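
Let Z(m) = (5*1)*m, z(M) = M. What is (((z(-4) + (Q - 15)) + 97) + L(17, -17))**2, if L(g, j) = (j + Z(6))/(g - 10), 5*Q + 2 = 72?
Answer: 431649/49 ≈ 8809.2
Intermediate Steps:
Q = 14 (Q = -2/5 + (1/5)*72 = -2/5 + 72/5 = 14)
Z(m) = 5*m
L(g, j) = (30 + j)/(-10 + g) (L(g, j) = (j + 5*6)/(g - 10) = (j + 30)/(-10 + g) = (30 + j)/(-10 + g))
(((z(-4) + (Q - 15)) + 97) + L(17, -17))**2 = (((-4 + (14 - 15)) + 97) + (30 - 17)/(-10 + 17))**2 = (((-4 - 1) + 97) + 13/7)**2 = ((-5 + 97) + (1/7)*13)**2 = (92 + 13/7)**2 = (657/7)**2 = 431649/49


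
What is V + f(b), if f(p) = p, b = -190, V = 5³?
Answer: -65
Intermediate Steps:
V = 125
V + f(b) = 125 - 190 = -65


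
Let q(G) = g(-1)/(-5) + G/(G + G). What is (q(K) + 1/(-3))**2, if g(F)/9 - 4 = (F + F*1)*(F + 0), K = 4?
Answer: 101761/900 ≈ 113.07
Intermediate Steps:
g(F) = 36 + 18*F**2 (g(F) = 36 + 9*((F + F*1)*(F + 0)) = 36 + 9*((F + F)*F) = 36 + 9*((2*F)*F) = 36 + 9*(2*F**2) = 36 + 18*F**2)
q(G) = -103/10 (q(G) = (36 + 18*(-1)**2)/(-5) + G/(G + G) = (36 + 18*1)*(-1/5) + G/((2*G)) = (36 + 18)*(-1/5) + G*(1/(2*G)) = 54*(-1/5) + 1/2 = -54/5 + 1/2 = -103/10)
(q(K) + 1/(-3))**2 = (-103/10 + 1/(-3))**2 = (-103/10 - 1/3)**2 = (-319/30)**2 = 101761/900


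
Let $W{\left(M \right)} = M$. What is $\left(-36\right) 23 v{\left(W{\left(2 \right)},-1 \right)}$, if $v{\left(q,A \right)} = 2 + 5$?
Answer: $-5796$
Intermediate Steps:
$v{\left(q,A \right)} = 7$
$\left(-36\right) 23 v{\left(W{\left(2 \right)},-1 \right)} = \left(-36\right) 23 \cdot 7 = \left(-828\right) 7 = -5796$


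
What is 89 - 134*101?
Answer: -13445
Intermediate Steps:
89 - 134*101 = 89 - 13534 = -13445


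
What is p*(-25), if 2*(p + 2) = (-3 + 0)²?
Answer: -125/2 ≈ -62.500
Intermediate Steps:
p = 5/2 (p = -2 + (-3 + 0)²/2 = -2 + (½)*(-3)² = -2 + (½)*9 = -2 + 9/2 = 5/2 ≈ 2.5000)
p*(-25) = (5/2)*(-25) = -125/2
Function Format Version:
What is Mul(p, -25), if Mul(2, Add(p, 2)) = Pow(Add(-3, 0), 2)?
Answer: Rational(-125, 2) ≈ -62.500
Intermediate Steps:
p = Rational(5, 2) (p = Add(-2, Mul(Rational(1, 2), Pow(Add(-3, 0), 2))) = Add(-2, Mul(Rational(1, 2), Pow(-3, 2))) = Add(-2, Mul(Rational(1, 2), 9)) = Add(-2, Rational(9, 2)) = Rational(5, 2) ≈ 2.5000)
Mul(p, -25) = Mul(Rational(5, 2), -25) = Rational(-125, 2)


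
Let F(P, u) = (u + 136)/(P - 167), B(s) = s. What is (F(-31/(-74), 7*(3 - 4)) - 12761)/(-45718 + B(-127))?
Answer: 52438131/188377105 ≈ 0.27837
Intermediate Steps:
F(P, u) = (136 + u)/(-167 + P)
(F(-31/(-74), 7*(3 - 4)) - 12761)/(-45718 + B(-127)) = ((136 + 7*(3 - 4))/(-167 - 31/(-74)) - 12761)/(-45718 - 127) = ((136 + 7*(-1))/(-167 - 31*(-1/74)) - 12761)/(-45845) = ((136 - 7)/(-167 + 31/74) - 12761)*(-1/45845) = (129/(-12327/74) - 12761)*(-1/45845) = (-74/12327*129 - 12761)*(-1/45845) = (-3182/4109 - 12761)*(-1/45845) = -52438131/4109*(-1/45845) = 52438131/188377105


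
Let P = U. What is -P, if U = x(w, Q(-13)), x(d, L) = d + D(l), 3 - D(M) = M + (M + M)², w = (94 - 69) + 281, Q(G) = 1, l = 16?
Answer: 731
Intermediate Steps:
w = 306 (w = 25 + 281 = 306)
D(M) = 3 - M - 4*M² (D(M) = 3 - (M + (M + M)²) = 3 - (M + (2*M)²) = 3 - (M + 4*M²) = 3 + (-M - 4*M²) = 3 - M - 4*M²)
x(d, L) = -1037 + d (x(d, L) = d + (3 - 1*16 - 4*16²) = d + (3 - 16 - 4*256) = d + (3 - 16 - 1024) = d - 1037 = -1037 + d)
U = -731 (U = -1037 + 306 = -731)
P = -731
-P = -1*(-731) = 731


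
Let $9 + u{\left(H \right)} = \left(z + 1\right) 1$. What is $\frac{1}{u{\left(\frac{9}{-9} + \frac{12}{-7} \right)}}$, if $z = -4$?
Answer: $- \frac{1}{12} \approx -0.083333$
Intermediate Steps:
$u{\left(H \right)} = -12$ ($u{\left(H \right)} = -9 + \left(-4 + 1\right) 1 = -9 - 3 = -12$)
$\frac{1}{u{\left(\frac{9}{-9} + \frac{12}{-7} \right)}} = \frac{1}{-12} = - \frac{1}{12}$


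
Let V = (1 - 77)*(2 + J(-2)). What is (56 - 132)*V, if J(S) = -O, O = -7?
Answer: 51984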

— INSTRUCTIONS TO FOLLOW —
Copy verbatim, from the listing above, each line from the one containing "What is p*(-25), if 2*(p + 2) = (-3 + 0)²?" down to the one containing "Answer: Rational(-125, 2) ≈ -62.500", inclusive.

— EXERCISE ANSWER —
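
What is p*(-25), if 2*(p + 2) = (-3 + 0)²?
Answer: -125/2 ≈ -62.500
Intermediate Steps:
p = 5/2 (p = -2 + (-3 + 0)²/2 = -2 + (½)*(-3)² = -2 + (½)*9 = -2 + 9/2 = 5/2 ≈ 2.5000)
p*(-25) = (5/2)*(-25) = -125/2
Function Format Version:
What is Mul(p, -25), if Mul(2, Add(p, 2)) = Pow(Add(-3, 0), 2)?
Answer: Rational(-125, 2) ≈ -62.500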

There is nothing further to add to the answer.